Stored data:
════

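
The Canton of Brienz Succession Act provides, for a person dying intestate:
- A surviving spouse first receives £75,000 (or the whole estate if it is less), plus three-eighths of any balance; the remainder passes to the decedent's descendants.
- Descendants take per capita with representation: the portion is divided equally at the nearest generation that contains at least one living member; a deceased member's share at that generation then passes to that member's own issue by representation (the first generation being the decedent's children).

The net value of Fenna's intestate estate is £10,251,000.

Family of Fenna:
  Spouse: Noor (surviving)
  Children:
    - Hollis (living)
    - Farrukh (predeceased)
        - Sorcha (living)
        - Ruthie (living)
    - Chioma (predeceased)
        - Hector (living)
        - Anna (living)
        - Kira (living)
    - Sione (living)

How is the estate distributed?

Noor: £3,891,000; Hollis: £1,590,000; Sorcha: £795,000; Ruthie: £795,000; Hector: £530,000; Anna: £530,000; Kira: £530,000; Sione: £1,590,000

Noor first takes £75,000, leaving a balance of £10,176,000. Noor then takes three-eighths of the balance (£3,816,000), for a total of £3,891,000. The remaining £6,360,000 passes to the descendants.
The descendants' portion (£6,360,000) is divided into 4 shares of £1,590,000: Hollis and Sione each take £1,590,000; Farrukh's £1,590,000 share passes to Farrukh's issue; Chioma's £1,590,000 share passes to Chioma's issue.
Farrukh's share (£1,590,000) is divided into 2 shares of £795,000: Sorcha and Ruthie each take £795,000.
Chioma's share (£1,590,000) is divided into 3 shares of £530,000: Hector, Anna, and Kira each take £530,000.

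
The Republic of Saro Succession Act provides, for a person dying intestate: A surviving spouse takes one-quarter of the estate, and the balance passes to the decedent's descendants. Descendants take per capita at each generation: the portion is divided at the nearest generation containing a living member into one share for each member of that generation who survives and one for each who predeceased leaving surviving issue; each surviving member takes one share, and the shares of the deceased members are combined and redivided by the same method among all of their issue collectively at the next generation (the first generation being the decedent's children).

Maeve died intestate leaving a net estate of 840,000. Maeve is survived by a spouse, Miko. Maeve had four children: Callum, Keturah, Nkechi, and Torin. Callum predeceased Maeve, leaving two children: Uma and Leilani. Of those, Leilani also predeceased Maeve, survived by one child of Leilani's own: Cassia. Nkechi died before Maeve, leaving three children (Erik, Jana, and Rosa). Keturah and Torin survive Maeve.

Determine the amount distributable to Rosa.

Rosa receives 63,000.

Miko takes one-quarter of 840,000 = 210,000. The remaining 630,000 passes to the descendants.
The descendants' portion (630,000) is divided at the children's generation into 4 shares of 157,500. Keturah and Torin each take 157,500. The 2 shares of the deceased (Callum and Nkechi) are combined into a pool of 315,000.
That pool (315,000) is divided at the grandchildren's generation into 5 shares of 63,000. Uma, Erik, Jana, and Rosa each take 63,000. The remaining share for the deceased Leilani (63,000) is carried to the next generation.
That pool (63,000) passes entirely to Cassia, the sole taker at the great-grandchildren's generation.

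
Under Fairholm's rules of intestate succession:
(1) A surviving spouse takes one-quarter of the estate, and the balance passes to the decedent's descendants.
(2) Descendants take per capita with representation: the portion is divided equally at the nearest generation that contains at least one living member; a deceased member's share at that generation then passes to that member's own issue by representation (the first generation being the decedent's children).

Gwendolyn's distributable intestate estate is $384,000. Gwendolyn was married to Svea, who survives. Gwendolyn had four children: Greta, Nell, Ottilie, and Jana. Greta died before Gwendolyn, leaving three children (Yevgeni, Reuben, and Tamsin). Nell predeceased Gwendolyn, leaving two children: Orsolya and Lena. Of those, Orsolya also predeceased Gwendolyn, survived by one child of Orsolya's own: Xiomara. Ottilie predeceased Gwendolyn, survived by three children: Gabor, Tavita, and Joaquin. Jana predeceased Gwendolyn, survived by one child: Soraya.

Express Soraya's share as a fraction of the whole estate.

Soraya receives 1/12 of the estate.

Svea takes one-quarter of $384,000 = $96,000. The remaining $288,000 passes to the descendants.
No child survives, so the initial division is made at the grandchildren's generation.
The descendants' portion ($288,000) is divided into 9 shares of $32,000: Yevgeni, Reuben, Tamsin, Lena, Gabor, Tavita, Joaquin, and Soraya each take $32,000; Orsolya's $32,000 share passes to Orsolya's issue.
Orsolya's share ($32,000) passes entirely to Xiomara.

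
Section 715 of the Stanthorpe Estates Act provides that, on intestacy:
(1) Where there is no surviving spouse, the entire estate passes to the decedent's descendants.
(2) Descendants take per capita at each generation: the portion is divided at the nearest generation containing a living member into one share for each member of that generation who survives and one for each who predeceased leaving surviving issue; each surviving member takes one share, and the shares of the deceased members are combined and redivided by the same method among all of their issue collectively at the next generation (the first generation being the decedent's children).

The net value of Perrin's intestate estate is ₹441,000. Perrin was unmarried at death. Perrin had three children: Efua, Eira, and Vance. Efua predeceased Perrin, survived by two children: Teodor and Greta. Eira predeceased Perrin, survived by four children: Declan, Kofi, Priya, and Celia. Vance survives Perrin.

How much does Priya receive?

Priya receives ₹49,000.

The entire ₹441,000 passes to the descendants.
That amount (₹441,000) is divided at the children's generation into 3 shares of ₹147,000. Vance takes ₹147,000. The 2 shares of the deceased (Efua and Eira) are combined into a pool of ₹294,000.
That pool (₹294,000) is divided at the grandchildren's generation equally among Teodor, Greta, Declan, Kofi, Priya, and Celia: ₹49,000 each.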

════

WHAT NEEDS TO BE DONE:
Each line of the data above that contains "person" counts once; report the total alone.

COMPLETED EXERCISE:
2